(Extracted records)
= Beginning of Section =

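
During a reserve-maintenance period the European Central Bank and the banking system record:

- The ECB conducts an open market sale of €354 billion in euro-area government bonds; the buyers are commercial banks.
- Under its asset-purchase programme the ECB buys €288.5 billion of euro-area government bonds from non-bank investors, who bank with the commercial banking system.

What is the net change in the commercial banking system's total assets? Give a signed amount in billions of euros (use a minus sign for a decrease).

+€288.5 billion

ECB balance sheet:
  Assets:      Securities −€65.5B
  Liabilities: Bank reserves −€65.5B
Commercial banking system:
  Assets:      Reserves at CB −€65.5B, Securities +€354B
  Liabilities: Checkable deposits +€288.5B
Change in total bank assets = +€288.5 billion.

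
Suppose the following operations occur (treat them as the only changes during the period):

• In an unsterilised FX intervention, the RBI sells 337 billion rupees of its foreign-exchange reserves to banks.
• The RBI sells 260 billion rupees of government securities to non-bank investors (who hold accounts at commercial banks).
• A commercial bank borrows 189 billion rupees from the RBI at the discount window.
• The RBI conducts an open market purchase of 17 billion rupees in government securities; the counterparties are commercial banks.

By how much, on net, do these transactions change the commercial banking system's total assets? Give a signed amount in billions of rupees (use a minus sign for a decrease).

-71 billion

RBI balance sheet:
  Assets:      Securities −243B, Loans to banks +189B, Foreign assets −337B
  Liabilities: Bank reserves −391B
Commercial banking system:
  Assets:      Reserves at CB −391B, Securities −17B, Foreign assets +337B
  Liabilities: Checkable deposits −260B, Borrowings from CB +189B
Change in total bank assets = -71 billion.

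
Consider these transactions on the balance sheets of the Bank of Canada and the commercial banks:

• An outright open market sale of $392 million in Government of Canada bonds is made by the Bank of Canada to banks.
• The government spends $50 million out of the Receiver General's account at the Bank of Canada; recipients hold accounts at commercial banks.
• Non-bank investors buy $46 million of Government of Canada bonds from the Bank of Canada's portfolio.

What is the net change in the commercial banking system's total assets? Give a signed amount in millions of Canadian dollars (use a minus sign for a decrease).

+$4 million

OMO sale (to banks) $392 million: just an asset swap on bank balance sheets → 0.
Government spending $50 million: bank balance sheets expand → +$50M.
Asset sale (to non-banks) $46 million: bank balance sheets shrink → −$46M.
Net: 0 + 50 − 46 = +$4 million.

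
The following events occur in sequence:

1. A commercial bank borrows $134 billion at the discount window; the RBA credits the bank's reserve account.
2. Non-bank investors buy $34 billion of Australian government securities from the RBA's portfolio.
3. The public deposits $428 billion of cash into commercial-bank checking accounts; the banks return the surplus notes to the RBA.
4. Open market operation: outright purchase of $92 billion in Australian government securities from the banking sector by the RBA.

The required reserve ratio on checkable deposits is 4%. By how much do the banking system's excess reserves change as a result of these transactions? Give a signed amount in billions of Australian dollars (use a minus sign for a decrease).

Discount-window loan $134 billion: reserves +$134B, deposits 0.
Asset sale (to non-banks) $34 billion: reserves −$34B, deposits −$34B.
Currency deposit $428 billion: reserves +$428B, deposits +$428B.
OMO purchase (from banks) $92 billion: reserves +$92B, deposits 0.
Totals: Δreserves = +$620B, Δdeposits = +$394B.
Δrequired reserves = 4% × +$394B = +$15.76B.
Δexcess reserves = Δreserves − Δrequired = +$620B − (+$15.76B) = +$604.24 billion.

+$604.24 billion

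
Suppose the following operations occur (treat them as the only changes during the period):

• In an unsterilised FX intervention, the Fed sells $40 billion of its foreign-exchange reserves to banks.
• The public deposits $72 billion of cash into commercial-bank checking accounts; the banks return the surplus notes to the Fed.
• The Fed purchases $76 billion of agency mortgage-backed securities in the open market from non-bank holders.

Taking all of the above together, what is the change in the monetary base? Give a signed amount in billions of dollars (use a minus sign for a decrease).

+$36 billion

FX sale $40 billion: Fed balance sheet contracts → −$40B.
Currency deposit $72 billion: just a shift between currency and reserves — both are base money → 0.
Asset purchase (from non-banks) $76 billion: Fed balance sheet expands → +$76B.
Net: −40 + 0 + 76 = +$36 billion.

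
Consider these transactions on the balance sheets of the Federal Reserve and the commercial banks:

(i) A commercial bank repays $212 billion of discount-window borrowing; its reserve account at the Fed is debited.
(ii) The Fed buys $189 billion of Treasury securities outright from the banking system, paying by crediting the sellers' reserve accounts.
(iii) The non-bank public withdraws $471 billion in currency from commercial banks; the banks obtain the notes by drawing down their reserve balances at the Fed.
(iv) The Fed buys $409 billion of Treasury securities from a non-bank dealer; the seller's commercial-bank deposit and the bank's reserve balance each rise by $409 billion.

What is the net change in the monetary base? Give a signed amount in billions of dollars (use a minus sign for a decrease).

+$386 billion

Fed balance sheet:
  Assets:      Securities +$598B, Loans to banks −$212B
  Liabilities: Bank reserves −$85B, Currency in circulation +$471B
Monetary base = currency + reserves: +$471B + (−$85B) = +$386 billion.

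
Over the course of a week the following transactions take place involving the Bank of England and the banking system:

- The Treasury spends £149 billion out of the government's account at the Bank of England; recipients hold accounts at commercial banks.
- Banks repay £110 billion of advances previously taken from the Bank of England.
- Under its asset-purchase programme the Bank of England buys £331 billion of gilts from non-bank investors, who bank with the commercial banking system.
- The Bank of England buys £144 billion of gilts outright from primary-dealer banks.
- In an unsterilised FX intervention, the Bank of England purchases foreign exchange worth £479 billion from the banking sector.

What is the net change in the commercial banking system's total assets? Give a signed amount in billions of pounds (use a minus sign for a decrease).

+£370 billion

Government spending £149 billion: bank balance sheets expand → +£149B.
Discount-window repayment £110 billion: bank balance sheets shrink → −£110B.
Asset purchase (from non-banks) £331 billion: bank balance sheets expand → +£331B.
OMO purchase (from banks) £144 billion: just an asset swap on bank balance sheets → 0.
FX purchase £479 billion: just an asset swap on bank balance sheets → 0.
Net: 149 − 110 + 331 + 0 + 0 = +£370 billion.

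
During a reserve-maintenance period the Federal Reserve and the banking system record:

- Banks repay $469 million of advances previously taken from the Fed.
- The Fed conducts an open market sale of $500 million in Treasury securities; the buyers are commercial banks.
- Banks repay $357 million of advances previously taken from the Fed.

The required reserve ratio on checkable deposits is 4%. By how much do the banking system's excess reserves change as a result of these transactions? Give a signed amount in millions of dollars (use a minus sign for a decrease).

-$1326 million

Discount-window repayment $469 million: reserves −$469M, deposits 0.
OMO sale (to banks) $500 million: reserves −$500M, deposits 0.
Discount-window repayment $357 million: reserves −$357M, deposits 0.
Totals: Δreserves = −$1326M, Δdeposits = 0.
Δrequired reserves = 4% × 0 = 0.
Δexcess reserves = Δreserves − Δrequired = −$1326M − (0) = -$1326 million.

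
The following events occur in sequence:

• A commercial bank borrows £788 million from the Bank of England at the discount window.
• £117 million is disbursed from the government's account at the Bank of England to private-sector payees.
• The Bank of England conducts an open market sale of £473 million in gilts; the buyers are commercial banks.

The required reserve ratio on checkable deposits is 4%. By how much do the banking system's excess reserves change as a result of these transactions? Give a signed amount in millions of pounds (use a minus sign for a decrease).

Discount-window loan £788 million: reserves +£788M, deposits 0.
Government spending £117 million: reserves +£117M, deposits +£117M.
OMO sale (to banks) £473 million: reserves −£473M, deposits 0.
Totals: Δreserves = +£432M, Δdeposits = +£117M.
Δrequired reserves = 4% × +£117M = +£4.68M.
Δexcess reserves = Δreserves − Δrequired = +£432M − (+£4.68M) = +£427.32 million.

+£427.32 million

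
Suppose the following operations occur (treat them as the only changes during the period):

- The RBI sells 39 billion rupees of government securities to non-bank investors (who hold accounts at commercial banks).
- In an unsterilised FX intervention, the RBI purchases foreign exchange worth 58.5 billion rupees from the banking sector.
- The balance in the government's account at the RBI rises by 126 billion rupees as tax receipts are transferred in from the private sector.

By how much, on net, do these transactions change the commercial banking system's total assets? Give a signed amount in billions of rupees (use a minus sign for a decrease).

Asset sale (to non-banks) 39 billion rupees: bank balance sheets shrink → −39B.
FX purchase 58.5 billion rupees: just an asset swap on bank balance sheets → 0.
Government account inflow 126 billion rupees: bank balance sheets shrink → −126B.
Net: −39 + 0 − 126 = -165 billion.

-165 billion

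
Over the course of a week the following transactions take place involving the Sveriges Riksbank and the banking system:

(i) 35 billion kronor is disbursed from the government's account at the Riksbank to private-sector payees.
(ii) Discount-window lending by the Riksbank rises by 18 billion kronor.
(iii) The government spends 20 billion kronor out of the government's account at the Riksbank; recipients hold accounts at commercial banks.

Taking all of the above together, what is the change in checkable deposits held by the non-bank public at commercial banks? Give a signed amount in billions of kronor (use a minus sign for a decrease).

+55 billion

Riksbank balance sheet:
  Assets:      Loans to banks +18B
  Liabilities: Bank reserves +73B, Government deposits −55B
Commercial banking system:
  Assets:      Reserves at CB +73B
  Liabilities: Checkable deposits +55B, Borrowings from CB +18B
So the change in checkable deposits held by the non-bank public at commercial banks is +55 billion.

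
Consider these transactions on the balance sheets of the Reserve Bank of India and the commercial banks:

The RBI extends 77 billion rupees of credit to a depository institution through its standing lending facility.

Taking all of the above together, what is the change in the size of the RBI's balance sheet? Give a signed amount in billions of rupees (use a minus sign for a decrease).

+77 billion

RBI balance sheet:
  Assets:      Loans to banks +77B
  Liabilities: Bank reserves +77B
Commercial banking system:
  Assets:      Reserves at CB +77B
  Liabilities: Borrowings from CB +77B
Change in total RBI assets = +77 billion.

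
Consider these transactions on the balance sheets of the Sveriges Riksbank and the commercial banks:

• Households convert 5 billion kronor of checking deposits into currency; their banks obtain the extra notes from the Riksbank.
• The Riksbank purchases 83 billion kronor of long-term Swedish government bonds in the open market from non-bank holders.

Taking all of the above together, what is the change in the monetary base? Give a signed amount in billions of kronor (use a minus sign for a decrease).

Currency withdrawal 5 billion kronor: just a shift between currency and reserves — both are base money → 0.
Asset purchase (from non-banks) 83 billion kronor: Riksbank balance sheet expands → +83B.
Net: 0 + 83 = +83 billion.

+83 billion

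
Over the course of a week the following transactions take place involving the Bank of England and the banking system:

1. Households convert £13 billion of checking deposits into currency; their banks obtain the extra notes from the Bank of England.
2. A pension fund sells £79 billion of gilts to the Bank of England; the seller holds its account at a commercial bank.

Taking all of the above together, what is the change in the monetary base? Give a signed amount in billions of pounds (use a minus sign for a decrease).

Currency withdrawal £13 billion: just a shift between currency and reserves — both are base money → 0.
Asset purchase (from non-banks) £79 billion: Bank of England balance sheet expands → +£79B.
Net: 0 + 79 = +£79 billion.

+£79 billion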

= End of Section =

Work request: Say how many lines of the data include the string "worth". Nothing other than the number should be given.

Task answer: 2